**Problem to work on**
Set down the entries below once more, precisely as they stand.
════
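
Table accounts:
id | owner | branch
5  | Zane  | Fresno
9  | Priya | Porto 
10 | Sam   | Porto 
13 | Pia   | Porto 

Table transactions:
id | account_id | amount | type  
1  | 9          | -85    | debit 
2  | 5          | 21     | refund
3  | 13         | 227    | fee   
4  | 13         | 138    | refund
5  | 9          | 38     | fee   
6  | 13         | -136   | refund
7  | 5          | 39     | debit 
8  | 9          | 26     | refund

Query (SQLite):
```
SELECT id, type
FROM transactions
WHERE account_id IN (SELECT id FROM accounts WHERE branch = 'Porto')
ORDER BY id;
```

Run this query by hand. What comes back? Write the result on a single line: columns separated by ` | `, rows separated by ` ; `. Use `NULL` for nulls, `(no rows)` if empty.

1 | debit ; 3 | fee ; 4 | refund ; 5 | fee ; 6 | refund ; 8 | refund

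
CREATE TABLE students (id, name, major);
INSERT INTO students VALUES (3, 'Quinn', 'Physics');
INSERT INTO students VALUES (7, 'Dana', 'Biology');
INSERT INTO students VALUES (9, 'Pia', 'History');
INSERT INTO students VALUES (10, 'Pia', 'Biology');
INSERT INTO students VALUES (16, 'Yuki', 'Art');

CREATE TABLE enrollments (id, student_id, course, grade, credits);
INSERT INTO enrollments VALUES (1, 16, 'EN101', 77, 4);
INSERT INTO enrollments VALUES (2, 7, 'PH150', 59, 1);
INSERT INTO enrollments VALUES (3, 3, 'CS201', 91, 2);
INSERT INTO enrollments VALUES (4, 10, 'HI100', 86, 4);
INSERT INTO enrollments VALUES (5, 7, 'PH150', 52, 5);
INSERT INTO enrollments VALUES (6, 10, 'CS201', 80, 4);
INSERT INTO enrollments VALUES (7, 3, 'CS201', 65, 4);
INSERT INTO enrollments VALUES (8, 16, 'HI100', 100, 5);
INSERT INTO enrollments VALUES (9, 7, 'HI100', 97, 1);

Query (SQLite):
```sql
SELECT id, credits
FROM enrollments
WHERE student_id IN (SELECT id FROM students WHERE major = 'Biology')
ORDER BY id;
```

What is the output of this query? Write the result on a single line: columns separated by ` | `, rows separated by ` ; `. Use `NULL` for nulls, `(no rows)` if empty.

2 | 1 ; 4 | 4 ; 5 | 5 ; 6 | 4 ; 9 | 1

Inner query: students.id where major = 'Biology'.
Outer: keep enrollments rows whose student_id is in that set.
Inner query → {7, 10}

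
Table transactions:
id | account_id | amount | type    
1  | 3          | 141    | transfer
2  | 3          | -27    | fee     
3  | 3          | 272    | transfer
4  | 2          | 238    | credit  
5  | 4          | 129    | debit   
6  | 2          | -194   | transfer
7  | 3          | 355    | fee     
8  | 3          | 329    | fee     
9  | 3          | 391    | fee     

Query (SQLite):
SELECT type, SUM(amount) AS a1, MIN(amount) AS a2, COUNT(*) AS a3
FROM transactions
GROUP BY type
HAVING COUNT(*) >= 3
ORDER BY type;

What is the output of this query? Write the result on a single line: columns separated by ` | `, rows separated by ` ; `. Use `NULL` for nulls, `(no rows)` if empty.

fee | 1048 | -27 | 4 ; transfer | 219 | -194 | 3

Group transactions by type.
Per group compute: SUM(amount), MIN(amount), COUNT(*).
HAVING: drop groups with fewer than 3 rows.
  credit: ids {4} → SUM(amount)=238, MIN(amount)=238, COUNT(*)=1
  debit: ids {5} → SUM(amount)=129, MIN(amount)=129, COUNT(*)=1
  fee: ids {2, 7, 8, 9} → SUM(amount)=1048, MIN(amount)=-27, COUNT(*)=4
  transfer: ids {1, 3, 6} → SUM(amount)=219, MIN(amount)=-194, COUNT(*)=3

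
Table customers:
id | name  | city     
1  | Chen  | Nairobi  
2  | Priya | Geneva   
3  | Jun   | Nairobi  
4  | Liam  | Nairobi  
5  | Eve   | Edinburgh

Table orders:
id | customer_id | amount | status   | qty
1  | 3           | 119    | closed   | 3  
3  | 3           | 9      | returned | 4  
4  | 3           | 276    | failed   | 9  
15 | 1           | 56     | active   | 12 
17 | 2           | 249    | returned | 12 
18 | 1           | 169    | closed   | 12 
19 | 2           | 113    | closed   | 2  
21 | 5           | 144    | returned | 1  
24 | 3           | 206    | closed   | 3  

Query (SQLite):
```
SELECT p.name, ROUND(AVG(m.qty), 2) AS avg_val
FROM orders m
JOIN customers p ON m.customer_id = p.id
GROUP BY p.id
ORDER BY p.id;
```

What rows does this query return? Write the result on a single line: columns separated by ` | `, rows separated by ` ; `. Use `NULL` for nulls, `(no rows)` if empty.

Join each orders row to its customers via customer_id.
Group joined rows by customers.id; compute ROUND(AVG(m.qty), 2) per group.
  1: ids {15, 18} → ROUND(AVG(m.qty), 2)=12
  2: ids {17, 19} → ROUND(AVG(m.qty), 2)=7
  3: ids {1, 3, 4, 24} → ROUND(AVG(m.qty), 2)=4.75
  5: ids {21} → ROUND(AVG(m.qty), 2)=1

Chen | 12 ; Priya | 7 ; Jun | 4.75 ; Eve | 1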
════
**Exercise answer**
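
Table accounts:
id | owner | branch
5  | Zane  | Fresno
9  | Priya | Porto 
10 | Sam   | Porto 
13 | Pia   | Porto 

Table transactions:
id | account_id | amount | type  
1  | 9          | -85    | debit 
2  | 5          | 21     | refund
3  | 13         | 227    | fee   
4  | 13         | 138    | refund
5  | 9          | 38     | fee   
6  | 13         | -136   | refund
7  | 5          | 39     | debit 
8  | 9          | 26     | refund

Query (SQLite):
```
SELECT id, type
FROM transactions
WHERE account_id IN (SELECT id FROM accounts WHERE branch = 'Porto')
ORDER BY id;
```

Run this query by hand. What comes back? Write the result on a single line: columns separated by ` | `, rows separated by ` ; `. Use `NULL` for nulls, `(no rows)` if empty.

1 | debit ; 3 | fee ; 4 | refund ; 5 | fee ; 6 | refund ; 8 | refund

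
CREATE TABLE students (id, name, major);
INSERT INTO students VALUES (3, 'Quinn', 'Physics');
INSERT INTO students VALUES (7, 'Dana', 'Biology');
INSERT INTO students VALUES (9, 'Pia', 'History');
INSERT INTO students VALUES (10, 'Pia', 'Biology');
INSERT INTO students VALUES (16, 'Yuki', 'Art');

CREATE TABLE enrollments (id, student_id, course, grade, credits);
INSERT INTO enrollments VALUES (1, 16, 'EN101', 77, 4);
INSERT INTO enrollments VALUES (2, 7, 'PH150', 59, 1);
INSERT INTO enrollments VALUES (3, 3, 'CS201', 91, 2);
INSERT INTO enrollments VALUES (4, 10, 'HI100', 86, 4);
INSERT INTO enrollments VALUES (5, 7, 'PH150', 52, 5);
INSERT INTO enrollments VALUES (6, 10, 'CS201', 80, 4);
INSERT INTO enrollments VALUES (7, 3, 'CS201', 65, 4);
INSERT INTO enrollments VALUES (8, 16, 'HI100', 100, 5);
INSERT INTO enrollments VALUES (9, 7, 'HI100', 97, 1);

Query (SQLite):
```sql
SELECT id, credits
FROM enrollments
WHERE student_id IN (SELECT id FROM students WHERE major = 'Biology')
ORDER BY id;
```

What is the output of this query? Write the result on a single line: columns separated by ` | `, rows separated by ` ; `. Use `NULL` for nulls, `(no rows)` if empty.

2 | 1 ; 4 | 4 ; 5 | 5 ; 6 | 4 ; 9 | 1

Inner query: students.id where major = 'Biology'.
Outer: keep enrollments rows whose student_id is in that set.
Inner query → {7, 10}

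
Table transactions:
id | account_id | amount | type    
1  | 3          | 141    | transfer
2  | 3          | -27    | fee     
3  | 3          | 272    | transfer
4  | 2          | 238    | credit  
5  | 4          | 129    | debit   
6  | 2          | -194   | transfer
7  | 3          | 355    | fee     
8  | 3          | 329    | fee     
9  | 3          | 391    | fee     

Query (SQLite):
SELECT type, SUM(amount) AS a1, MIN(amount) AS a2, COUNT(*) AS a3
FROM transactions
GROUP BY type
HAVING COUNT(*) >= 3
ORDER BY type;

What is the output of this query? Write the result on a single line: columns separated by ` | `, rows separated by ` ; `. Use `NULL` for nulls, `(no rows)` if empty.

fee | 1048 | -27 | 4 ; transfer | 219 | -194 | 3

Group transactions by type.
Per group compute: SUM(amount), MIN(amount), COUNT(*).
HAVING: drop groups with fewer than 3 rows.
  credit: ids {4} → SUM(amount)=238, MIN(amount)=238, COUNT(*)=1
  debit: ids {5} → SUM(amount)=129, MIN(amount)=129, COUNT(*)=1
  fee: ids {2, 7, 8, 9} → SUM(amount)=1048, MIN(amount)=-27, COUNT(*)=4
  transfer: ids {1, 3, 6} → SUM(amount)=219, MIN(amount)=-194, COUNT(*)=3

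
Table customers:
id | name  | city     
1  | Chen  | Nairobi  
2  | Priya | Geneva   
3  | Jun   | Nairobi  
4  | Liam  | Nairobi  
5  | Eve   | Edinburgh

Table orders:
id | customer_id | amount | status   | qty
1  | 3           | 119    | closed   | 3  
3  | 3           | 9      | returned | 4  
4  | 3           | 276    | failed   | 9  
15 | 1           | 56     | active   | 12 
17 | 2           | 249    | returned | 12 
18 | 1           | 169    | closed   | 12 
19 | 2           | 113    | closed   | 2  
21 | 5           | 144    | returned | 1  
24 | 3           | 206    | closed   | 3  

Query (SQLite):
```
SELECT p.name, ROUND(AVG(m.qty), 2) AS avg_val
FROM orders m
JOIN customers p ON m.customer_id = p.id
GROUP BY p.id
ORDER BY p.id;
```

What rows does this query return? Write the result on a single line: columns separated by ` | `, rows separated by ` ; `. Use `NULL` for nulls, `(no rows)` if empty.

Join each orders row to its customers via customer_id.
Group joined rows by customers.id; compute ROUND(AVG(m.qty), 2) per group.
  1: ids {15, 18} → ROUND(AVG(m.qty), 2)=12
  2: ids {17, 19} → ROUND(AVG(m.qty), 2)=7
  3: ids {1, 3, 4, 24} → ROUND(AVG(m.qty), 2)=4.75
  5: ids {21} → ROUND(AVG(m.qty), 2)=1

Chen | 12 ; Priya | 7 ; Jun | 4.75 ; Eve | 1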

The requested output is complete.